Start of INPUT DATA
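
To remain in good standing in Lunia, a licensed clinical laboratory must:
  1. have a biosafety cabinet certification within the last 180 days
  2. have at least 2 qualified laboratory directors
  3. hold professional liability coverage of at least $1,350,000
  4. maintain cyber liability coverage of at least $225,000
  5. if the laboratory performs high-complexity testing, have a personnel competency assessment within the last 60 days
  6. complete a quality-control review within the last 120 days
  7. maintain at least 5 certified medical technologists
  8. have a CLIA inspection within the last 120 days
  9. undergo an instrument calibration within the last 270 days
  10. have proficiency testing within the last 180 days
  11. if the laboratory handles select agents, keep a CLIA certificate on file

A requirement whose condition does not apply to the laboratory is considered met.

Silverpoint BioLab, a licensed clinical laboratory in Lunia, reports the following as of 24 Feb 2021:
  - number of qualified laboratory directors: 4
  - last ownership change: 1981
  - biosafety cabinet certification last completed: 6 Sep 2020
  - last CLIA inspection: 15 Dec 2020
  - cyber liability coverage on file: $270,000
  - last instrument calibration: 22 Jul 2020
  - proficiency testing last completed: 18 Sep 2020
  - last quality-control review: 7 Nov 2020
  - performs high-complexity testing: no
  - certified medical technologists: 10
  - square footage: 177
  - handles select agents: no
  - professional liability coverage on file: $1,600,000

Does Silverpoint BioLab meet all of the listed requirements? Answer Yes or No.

Yes

1. biosafety cabinet certification 171 days ago vs limit 180 → met
2. qualified laboratory directors 4 ≥ 2 → met
3. professional liability coverage $1,600,000 ≥ $1,350,000 → met
4. cyber liability coverage $270,000 ≥ $225,000 → met
5. condition 'performs high-complexity testing' does not hold → requirement n/a → met
6. quality-control review 109 days ago vs limit 120 → met
7. certified medical technologists 10 ≥ 5 → met
8. CLIA inspection 71 days ago vs limit 120 → met
9. instrument calibration 217 days ago vs limit 270 → met
10. proficiency testing 159 days ago vs limit 180 → met
11. condition 'handles select agents' does not hold → requirement n/a → met
All met.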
End of INPUT DATA
REQUIREMENT:
Send back an exact copy of only the lines from the line with "- last CLIA inspection: 15 Dec 2020" up to and including the line with "- professional liability" in the data above.

TASK RESULT:
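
  - last CLIA inspection: 15 Dec 2020
  - cyber liability coverage on file: $270,000
  - last instrument calibration: 22 Jul 2020
  - proficiency testing last completed: 18 Sep 2020
  - last quality-control review: 7 Nov 2020
  - performs high-complexity testing: no
  - certified medical technologists: 10
  - square footage: 177
  - handles select agents: no
  - professional liability coverage on file: $1,600,000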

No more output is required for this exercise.